** Opening Input for this task block **
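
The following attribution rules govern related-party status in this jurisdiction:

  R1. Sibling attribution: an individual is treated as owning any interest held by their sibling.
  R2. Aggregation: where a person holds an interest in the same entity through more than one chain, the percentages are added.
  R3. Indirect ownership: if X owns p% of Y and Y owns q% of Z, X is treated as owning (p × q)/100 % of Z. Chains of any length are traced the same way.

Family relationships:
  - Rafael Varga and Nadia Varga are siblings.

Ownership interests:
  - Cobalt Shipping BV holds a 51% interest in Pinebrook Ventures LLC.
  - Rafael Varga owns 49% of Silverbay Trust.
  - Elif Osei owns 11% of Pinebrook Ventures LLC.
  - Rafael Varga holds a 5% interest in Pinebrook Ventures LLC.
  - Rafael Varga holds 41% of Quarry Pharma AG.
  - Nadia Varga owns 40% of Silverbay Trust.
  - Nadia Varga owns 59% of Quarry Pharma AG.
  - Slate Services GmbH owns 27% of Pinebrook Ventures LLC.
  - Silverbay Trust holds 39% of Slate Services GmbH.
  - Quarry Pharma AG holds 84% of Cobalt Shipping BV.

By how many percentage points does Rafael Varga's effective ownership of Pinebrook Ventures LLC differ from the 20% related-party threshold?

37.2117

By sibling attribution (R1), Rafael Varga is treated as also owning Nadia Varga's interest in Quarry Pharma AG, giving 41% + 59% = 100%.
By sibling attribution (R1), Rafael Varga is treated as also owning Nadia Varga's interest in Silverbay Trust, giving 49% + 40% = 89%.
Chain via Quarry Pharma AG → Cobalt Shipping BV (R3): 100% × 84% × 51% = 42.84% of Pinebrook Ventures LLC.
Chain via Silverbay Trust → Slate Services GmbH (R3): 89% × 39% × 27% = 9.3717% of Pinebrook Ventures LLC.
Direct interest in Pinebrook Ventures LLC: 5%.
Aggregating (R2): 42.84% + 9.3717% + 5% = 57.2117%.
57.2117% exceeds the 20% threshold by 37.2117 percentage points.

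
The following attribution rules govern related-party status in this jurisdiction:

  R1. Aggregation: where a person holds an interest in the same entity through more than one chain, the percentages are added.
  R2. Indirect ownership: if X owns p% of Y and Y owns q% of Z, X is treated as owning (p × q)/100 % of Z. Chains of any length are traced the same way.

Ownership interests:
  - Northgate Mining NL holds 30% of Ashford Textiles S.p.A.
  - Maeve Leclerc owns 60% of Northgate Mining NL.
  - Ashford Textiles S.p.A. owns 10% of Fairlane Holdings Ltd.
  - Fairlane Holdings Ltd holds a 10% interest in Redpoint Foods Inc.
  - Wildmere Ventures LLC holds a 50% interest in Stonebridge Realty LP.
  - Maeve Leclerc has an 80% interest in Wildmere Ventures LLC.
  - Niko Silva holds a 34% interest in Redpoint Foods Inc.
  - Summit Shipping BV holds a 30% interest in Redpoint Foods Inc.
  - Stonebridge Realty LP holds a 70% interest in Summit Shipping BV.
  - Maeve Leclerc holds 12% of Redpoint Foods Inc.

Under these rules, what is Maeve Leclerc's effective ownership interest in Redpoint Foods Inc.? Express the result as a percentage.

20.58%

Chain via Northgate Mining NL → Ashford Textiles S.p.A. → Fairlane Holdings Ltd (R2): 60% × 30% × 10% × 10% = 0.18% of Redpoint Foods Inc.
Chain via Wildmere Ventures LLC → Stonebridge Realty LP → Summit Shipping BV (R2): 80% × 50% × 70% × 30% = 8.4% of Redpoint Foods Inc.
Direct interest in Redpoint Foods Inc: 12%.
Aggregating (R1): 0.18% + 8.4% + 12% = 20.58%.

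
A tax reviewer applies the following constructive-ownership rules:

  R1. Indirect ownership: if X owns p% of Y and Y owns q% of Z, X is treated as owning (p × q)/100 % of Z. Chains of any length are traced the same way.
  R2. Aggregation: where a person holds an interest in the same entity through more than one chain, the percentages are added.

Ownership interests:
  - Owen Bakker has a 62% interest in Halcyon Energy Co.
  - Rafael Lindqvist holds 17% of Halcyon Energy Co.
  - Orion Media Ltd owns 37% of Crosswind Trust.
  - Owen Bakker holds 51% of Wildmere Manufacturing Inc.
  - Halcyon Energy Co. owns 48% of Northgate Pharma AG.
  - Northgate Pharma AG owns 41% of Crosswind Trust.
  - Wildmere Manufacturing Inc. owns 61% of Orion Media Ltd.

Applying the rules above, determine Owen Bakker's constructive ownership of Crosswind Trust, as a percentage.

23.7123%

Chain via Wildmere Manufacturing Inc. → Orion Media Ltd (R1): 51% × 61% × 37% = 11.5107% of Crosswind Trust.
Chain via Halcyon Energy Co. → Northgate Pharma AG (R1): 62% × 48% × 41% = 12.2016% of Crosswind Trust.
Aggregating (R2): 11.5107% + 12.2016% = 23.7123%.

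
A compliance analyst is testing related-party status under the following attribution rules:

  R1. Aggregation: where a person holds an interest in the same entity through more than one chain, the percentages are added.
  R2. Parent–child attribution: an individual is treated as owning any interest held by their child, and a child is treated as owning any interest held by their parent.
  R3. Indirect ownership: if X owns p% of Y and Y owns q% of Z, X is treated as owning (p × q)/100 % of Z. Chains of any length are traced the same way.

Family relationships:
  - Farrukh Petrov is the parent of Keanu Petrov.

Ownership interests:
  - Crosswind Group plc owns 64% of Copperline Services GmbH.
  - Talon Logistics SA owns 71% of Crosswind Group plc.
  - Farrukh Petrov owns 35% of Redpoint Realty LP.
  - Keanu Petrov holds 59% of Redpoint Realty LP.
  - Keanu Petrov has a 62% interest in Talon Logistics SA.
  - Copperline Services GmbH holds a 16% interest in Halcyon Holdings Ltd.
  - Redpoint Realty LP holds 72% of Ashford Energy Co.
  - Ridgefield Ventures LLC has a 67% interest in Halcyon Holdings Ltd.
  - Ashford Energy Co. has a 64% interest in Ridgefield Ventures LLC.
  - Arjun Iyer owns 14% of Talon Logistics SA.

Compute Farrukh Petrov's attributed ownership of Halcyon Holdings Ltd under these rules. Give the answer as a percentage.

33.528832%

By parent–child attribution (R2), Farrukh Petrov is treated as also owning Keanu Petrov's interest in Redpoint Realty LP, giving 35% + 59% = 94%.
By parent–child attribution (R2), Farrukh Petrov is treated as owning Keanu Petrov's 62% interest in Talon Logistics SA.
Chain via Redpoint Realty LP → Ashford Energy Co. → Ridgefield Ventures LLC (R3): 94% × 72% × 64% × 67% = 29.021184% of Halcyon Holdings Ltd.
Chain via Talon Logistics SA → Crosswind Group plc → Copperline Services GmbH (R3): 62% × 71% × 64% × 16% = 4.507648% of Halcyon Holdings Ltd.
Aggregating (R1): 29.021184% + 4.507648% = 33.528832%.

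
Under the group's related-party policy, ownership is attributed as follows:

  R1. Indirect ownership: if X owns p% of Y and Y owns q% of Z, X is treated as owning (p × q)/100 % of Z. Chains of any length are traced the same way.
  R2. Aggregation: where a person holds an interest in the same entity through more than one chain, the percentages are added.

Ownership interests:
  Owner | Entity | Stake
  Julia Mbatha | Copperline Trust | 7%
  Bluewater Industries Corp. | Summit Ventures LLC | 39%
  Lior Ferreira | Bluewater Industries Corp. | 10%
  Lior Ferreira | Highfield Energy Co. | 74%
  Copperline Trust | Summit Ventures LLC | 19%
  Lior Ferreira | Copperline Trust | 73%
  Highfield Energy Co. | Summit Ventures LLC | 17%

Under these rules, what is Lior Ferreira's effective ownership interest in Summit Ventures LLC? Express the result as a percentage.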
** Closing Input for this task block **
What is needed: Restate the material word for word, but only from its first line through the line containing "R1. Sibling attribution: an".

Output:
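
The following attribution rules govern related-party status in this jurisdiction:

  R1. Sibling attribution: an individual is treated as owning any interest held by their sibling.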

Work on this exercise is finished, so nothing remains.